# Activity
Your output is the line containing "9,400 or more: €127.20 each" plus all lines after it to the end of the records, reproduced exactly, with nothing else.

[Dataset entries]
-.-.-

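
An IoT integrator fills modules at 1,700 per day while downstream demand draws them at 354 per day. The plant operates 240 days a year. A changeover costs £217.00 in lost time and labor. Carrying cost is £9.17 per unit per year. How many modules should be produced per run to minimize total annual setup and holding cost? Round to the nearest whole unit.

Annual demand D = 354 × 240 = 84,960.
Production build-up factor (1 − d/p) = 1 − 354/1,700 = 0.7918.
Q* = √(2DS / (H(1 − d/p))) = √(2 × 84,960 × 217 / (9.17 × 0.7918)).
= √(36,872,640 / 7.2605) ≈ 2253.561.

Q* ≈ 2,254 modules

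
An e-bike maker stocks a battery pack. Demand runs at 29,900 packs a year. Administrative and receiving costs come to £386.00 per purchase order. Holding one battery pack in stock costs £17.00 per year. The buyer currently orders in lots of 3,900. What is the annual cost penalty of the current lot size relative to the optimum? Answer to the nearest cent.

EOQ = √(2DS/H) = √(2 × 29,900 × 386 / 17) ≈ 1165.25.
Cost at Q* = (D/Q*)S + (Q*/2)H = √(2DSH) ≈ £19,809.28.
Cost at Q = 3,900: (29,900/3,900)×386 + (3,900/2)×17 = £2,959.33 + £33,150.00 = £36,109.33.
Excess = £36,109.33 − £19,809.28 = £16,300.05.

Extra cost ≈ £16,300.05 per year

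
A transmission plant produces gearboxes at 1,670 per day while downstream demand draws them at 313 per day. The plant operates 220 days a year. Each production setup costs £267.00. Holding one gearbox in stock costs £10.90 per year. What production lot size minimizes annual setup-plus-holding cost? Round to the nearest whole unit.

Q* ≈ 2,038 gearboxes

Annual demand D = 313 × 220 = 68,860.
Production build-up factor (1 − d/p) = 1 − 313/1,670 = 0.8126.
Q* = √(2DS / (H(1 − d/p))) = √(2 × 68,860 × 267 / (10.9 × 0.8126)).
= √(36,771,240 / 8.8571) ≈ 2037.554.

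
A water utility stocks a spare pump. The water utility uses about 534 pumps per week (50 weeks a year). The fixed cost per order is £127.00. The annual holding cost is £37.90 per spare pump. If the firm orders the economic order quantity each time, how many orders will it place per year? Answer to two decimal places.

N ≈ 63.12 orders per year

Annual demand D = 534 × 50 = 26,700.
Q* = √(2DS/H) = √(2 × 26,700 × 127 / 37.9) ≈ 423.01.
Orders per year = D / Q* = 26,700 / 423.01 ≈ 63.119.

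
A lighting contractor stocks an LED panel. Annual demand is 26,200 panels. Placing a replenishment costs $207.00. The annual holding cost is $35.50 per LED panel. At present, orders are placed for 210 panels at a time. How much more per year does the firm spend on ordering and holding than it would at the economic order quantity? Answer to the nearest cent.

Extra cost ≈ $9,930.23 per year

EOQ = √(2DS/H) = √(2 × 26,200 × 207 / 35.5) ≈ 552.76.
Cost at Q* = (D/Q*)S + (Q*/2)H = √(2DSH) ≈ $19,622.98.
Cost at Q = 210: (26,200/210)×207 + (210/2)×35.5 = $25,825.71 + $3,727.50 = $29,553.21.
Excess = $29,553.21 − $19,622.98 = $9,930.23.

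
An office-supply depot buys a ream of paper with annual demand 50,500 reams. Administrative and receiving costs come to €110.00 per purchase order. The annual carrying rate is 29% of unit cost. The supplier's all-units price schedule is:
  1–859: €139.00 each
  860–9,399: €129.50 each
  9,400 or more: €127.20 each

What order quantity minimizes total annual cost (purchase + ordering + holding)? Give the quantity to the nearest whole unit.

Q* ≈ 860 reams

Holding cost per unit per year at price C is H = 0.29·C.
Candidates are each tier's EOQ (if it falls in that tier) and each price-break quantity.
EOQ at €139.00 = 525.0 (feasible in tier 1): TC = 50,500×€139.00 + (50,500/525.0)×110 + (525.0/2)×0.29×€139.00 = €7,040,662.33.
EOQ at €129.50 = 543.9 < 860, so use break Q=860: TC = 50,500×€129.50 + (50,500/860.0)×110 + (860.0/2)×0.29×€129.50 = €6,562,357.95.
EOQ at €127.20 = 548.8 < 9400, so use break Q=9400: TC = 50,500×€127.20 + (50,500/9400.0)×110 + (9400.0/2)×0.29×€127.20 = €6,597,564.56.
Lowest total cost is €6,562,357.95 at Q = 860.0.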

-.-.-

# Task output
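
  9,400 or more: €127.20 each

What order quantity minimizes total annual cost (purchase + ordering + holding)? Give the quantity to the nearest whole unit.

Q* ≈ 860 reams

Holding cost per unit per year at price C is H = 0.29·C.
Candidates are each tier's EOQ (if it falls in that tier) and each price-break quantity.
EOQ at €139.00 = 525.0 (feasible in tier 1): TC = 50,500×€139.00 + (50,500/525.0)×110 + (525.0/2)×0.29×€139.00 = €7,040,662.33.
EOQ at €129.50 = 543.9 < 860, so use break Q=860: TC = 50,500×€129.50 + (50,500/860.0)×110 + (860.0/2)×0.29×€129.50 = €6,562,357.95.
EOQ at €127.20 = 548.8 < 9400, so use break Q=9400: TC = 50,500×€127.20 + (50,500/9400.0)×110 + (9400.0/2)×0.29×€127.20 = €6,597,564.56.
Lowest total cost is €6,562,357.95 at Q = 860.0.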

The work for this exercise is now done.